> [Task requirements] Retype everything in the listing, leaving each line exactly as it is.
┌──
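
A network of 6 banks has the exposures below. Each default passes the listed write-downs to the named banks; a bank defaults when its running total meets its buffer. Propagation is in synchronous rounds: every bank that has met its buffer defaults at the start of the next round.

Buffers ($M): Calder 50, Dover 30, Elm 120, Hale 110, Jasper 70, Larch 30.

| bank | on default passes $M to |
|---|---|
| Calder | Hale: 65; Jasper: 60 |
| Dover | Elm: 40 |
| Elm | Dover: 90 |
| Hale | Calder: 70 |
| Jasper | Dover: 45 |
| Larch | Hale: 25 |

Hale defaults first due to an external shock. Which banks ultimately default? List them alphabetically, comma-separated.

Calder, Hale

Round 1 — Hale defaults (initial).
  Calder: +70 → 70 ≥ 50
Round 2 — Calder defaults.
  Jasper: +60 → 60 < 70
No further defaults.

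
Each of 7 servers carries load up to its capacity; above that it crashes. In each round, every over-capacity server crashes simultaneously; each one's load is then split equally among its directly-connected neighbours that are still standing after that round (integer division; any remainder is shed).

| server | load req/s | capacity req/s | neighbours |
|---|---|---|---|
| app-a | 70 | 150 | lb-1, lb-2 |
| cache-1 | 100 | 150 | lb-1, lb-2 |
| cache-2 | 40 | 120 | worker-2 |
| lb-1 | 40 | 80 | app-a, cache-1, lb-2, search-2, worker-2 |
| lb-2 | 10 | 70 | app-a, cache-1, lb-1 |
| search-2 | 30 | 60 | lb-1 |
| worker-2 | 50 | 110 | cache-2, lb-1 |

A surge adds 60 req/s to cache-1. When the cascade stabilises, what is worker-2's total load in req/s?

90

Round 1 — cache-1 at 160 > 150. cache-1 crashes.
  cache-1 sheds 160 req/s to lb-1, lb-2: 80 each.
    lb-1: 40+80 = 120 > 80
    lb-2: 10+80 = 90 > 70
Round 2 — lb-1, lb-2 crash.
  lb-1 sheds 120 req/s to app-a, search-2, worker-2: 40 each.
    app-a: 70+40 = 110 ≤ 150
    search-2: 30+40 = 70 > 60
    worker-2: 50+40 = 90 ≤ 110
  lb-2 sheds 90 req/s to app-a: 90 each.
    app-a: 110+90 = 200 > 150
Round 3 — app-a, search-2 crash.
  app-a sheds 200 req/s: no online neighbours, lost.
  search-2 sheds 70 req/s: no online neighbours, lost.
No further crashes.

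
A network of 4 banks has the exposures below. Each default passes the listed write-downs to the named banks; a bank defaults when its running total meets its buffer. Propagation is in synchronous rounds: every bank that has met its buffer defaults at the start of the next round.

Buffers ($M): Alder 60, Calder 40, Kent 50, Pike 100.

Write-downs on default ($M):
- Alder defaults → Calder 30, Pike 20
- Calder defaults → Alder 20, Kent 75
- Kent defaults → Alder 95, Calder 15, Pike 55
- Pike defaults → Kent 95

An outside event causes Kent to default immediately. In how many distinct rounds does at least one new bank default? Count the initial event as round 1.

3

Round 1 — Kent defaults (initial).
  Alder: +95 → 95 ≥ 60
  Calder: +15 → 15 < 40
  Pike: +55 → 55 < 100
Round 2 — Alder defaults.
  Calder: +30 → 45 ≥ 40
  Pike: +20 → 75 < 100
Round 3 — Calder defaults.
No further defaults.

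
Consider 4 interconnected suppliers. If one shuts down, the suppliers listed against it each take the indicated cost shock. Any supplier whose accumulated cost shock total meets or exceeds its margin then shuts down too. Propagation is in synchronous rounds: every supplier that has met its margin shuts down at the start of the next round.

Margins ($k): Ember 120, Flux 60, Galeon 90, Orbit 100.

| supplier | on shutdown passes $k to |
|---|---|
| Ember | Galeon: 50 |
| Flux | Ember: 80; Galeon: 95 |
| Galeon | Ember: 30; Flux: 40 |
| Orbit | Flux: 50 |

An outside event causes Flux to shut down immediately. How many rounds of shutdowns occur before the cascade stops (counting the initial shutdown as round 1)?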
└──
> [Exercise answer]
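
A network of 6 banks has the exposures below. Each default passes the listed write-downs to the named banks; a bank defaults when its running total meets its buffer. Propagation is in synchronous rounds: every bank that has met its buffer defaults at the start of the next round.

Buffers ($M): Calder 50, Dover 30, Elm 120, Hale 110, Jasper 70, Larch 30.

| bank | on default passes $M to |
|---|---|
| Calder | Hale: 65; Jasper: 60 |
| Dover | Elm: 40 |
| Elm | Dover: 90 |
| Hale | Calder: 70 |
| Jasper | Dover: 45 |
| Larch | Hale: 25 |

Hale defaults first due to an external shock. Which banks ultimately default? List them alphabetically, comma-separated.

Calder, Hale

Round 1 — Hale defaults (initial).
  Calder: +70 → 70 ≥ 50
Round 2 — Calder defaults.
  Jasper: +60 → 60 < 70
No further defaults.

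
Each of 7 servers carries load up to its capacity; above that it crashes. In each round, every over-capacity server crashes simultaneously; each one's load is then split equally among its directly-connected neighbours that are still standing after that round (integer division; any remainder is shed).

| server | load req/s | capacity req/s | neighbours |
|---|---|---|---|
| app-a | 70 | 150 | lb-1, lb-2 |
| cache-1 | 100 | 150 | lb-1, lb-2 |
| cache-2 | 40 | 120 | worker-2 |
| lb-1 | 40 | 80 | app-a, cache-1, lb-2, search-2, worker-2 |
| lb-2 | 10 | 70 | app-a, cache-1, lb-1 |
| search-2 | 30 | 60 | lb-1 |
| worker-2 | 50 | 110 | cache-2, lb-1 |

A surge adds 60 req/s to cache-1. When the cascade stabilises, what is worker-2's total load in req/s?

90

Round 1 — cache-1 at 160 > 150. cache-1 crashes.
  cache-1 sheds 160 req/s to lb-1, lb-2: 80 each.
    lb-1: 40+80 = 120 > 80
    lb-2: 10+80 = 90 > 70
Round 2 — lb-1, lb-2 crash.
  lb-1 sheds 120 req/s to app-a, search-2, worker-2: 40 each.
    app-a: 70+40 = 110 ≤ 150
    search-2: 30+40 = 70 > 60
    worker-2: 50+40 = 90 ≤ 110
  lb-2 sheds 90 req/s to app-a: 90 each.
    app-a: 110+90 = 200 > 150
Round 3 — app-a, search-2 crash.
  app-a sheds 200 req/s: no online neighbours, lost.
  search-2 sheds 70 req/s: no online neighbours, lost.
No further crashes.

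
A network of 4 banks has the exposures below. Each default passes the listed write-downs to the named banks; a bank defaults when its running total meets its buffer. Propagation is in synchronous rounds: every bank that has met its buffer defaults at the start of the next round.

Buffers ($M): Alder 60, Calder 40, Kent 50, Pike 100.

Write-downs on default ($M):
- Alder defaults → Calder 30, Pike 20
- Calder defaults → Alder 20, Kent 75
- Kent defaults → Alder 95, Calder 15, Pike 55
- Pike defaults → Kent 95

An outside event causes Kent to default immediately. In how many distinct rounds does at least one new bank default? Count the initial event as round 1.

3

Round 1 — Kent defaults (initial).
  Alder: +95 → 95 ≥ 60
  Calder: +15 → 15 < 40
  Pike: +55 → 55 < 100
Round 2 — Alder defaults.
  Calder: +30 → 45 ≥ 40
  Pike: +20 → 75 < 100
Round 3 — Calder defaults.
No further defaults.

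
Consider 4 interconnected suppliers. If one shuts down, the suppliers listed against it each take the indicated cost shock. Any supplier whose accumulated cost shock total meets or exceeds its margin then shuts down too. Propagation is in synchronous rounds: every supplier that has met its margin shuts down at the start of the next round.

Margins ($k): Ember 120, Flux 60, Galeon 90, Orbit 100.

| supplier | on shutdown passes $k to |
|---|---|
| Ember | Galeon: 50 |
| Flux | Ember: 80; Galeon: 95 |
| Galeon | Ember: 30; Flux: 40 |
| Orbit | Flux: 50 |

An outside event causes Flux to shut down immediately. How many rounds of shutdowns occur before the cascade stops (counting the initial shutdown as round 1)?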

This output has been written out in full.